+++ Data provided
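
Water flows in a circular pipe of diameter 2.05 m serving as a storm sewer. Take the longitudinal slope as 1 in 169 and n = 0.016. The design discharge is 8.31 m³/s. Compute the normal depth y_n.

y_n = 1.41 m

Manning's equation rearranged: A R^(2/3) = nQ / (1·√S) = 0.016 × 8.31 / (√0.005917) = 1.728.
Try y = 1.72 m: A R^(2/3) = 2.156 — high.
Try y = 0.972 m: A R^(2/3) = 0.9648 — low.
Try y = 1.41 m: A R^(2/3) = 1.729 — matches.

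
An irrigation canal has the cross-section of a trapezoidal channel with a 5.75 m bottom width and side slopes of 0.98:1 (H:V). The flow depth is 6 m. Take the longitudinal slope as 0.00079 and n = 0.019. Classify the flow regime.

subcritical

With bottom width b = 5.75 m and side slope z = 0.98: A = (b + zy)y = (5.75 + 0.98×6)×6 = 69.78 m²; P = b + 2y√(1+z²) = 5.75 + 2×6×1.4 = 22.55 m.
Hydraulic radius R = A/P = 69.78/22.55 = 3.094 m.
V = (1/n) R^(2/3) √S = (1/0.019) × 3.094^(2/3) × √0.00079 = 3.141 m/s. Hydraulic depth D_h = A/T = 69.78/17.51 = 3.985 m.
Froude number Fr = V/√(g·D_h) = 3.141/√(9.81×3.985) = 0.502, which is less than 1, so the flow is subcritical.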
++++++
▶ What is needed
For this task, please set down every entry exactly, with no line left out.

▶ Task output
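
Water flows in a circular pipe of diameter 2.05 m serving as a storm sewer. Take the longitudinal slope as 1 in 169 and n = 0.016. The design discharge is 8.31 m³/s. Compute the normal depth y_n.

y_n = 1.41 m

Manning's equation rearranged: A R^(2/3) = nQ / (1·√S) = 0.016 × 8.31 / (√0.005917) = 1.728.
Try y = 1.72 m: A R^(2/3) = 2.156 — high.
Try y = 0.972 m: A R^(2/3) = 0.9648 — low.
Try y = 1.41 m: A R^(2/3) = 1.729 — matches.

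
An irrigation canal has the cross-section of a trapezoidal channel with a 5.75 m bottom width and side slopes of 0.98:1 (H:V). The flow depth is 6 m. Take the longitudinal slope as 0.00079 and n = 0.019. Classify the flow regime.

subcritical

With bottom width b = 5.75 m and side slope z = 0.98: A = (b + zy)y = (5.75 + 0.98×6)×6 = 69.78 m²; P = b + 2y√(1+z²) = 5.75 + 2×6×1.4 = 22.55 m.
Hydraulic radius R = A/P = 69.78/22.55 = 3.094 m.
V = (1/n) R^(2/3) √S = (1/0.019) × 3.094^(2/3) × √0.00079 = 3.141 m/s. Hydraulic depth D_h = A/T = 69.78/17.51 = 3.985 m.
Froude number Fr = V/√(g·D_h) = 3.141/√(9.81×3.985) = 0.502, which is less than 1, so the flow is subcritical.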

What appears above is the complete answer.